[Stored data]
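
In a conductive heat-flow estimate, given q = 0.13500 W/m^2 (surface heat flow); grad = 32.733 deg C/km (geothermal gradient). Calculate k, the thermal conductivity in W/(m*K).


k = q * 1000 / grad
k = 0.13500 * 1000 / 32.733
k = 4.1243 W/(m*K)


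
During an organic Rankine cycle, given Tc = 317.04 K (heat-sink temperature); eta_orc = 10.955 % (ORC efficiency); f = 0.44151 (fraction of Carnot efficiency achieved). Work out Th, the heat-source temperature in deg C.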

==

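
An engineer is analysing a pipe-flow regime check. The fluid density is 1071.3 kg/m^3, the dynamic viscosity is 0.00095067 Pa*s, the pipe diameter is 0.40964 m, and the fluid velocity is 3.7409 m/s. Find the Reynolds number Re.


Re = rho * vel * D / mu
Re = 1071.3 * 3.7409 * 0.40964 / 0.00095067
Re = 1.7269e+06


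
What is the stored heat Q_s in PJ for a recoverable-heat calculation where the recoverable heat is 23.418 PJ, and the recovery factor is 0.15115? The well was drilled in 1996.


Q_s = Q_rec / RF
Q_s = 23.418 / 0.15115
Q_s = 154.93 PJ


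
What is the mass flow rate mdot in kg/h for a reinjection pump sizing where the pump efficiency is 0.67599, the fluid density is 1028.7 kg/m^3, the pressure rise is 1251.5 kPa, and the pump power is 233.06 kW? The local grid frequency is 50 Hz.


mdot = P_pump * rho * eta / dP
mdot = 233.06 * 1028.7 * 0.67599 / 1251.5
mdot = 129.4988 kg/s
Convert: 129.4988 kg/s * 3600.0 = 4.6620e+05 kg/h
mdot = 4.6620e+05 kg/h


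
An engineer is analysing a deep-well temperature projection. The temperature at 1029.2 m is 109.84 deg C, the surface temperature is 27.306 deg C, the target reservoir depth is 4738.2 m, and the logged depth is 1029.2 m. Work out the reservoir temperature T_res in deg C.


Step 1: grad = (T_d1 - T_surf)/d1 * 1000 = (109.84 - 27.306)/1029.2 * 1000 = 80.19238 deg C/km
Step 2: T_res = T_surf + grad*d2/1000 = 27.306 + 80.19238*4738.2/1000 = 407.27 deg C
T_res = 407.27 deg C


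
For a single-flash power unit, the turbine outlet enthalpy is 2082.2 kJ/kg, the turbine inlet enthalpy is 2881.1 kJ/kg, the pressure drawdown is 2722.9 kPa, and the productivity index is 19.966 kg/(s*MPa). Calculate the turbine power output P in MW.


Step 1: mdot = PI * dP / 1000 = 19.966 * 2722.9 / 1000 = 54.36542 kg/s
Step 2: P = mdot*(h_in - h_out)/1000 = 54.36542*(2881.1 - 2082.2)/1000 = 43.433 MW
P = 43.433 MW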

==

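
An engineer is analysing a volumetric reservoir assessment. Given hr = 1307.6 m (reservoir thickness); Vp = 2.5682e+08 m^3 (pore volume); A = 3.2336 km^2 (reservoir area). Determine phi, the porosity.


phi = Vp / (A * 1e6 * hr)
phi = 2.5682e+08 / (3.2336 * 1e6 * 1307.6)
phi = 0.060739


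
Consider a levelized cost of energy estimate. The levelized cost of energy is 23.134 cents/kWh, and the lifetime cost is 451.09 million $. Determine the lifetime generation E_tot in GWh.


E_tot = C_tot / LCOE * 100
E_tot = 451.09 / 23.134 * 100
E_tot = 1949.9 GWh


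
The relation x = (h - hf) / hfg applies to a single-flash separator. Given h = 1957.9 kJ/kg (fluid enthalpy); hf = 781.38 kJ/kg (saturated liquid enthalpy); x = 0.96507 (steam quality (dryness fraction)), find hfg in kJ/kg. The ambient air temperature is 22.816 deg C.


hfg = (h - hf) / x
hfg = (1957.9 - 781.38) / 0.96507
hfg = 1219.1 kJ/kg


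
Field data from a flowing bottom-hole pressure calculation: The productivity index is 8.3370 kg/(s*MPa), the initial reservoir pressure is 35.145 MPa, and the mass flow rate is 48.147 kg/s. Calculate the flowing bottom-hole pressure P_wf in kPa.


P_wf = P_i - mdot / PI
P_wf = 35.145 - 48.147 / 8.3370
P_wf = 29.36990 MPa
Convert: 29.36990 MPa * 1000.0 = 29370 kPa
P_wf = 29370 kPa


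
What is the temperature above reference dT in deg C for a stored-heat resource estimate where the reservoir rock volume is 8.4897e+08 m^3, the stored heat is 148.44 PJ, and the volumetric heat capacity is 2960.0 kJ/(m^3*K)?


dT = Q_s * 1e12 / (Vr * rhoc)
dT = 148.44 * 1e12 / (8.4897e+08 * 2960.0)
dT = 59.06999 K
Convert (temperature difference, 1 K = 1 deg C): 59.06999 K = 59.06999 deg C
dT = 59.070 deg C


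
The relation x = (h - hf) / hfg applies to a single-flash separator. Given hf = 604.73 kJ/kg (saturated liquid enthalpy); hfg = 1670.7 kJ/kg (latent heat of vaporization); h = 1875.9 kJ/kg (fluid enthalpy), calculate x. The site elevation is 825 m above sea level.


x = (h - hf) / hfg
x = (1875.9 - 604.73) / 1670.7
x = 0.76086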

§ **Activity**
Transcribe each line of the data above, unaltered, from the one where "In a conductive" appears to the one where "During an organic" appears, inclusive of both.

§ **Answer section**
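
In a conductive heat-flow estimate, given q = 0.13500 W/m^2 (surface heat flow); grad = 32.733 deg C/km (geothermal gradient). Calculate k, the thermal conductivity in W/(m*K).


k = q * 1000 / grad
k = 0.13500 * 1000 / 32.733
k = 4.1243 W/(m*K)


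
During an organic Rankine cycle, given Tc = 317.04 K (heat-sink temperature); eta_orc = 10.955 % (ORC efficiency); f = 0.44151 (fraction of Carnot efficiency achieved). Work out Th, the heat-source temperature in deg C.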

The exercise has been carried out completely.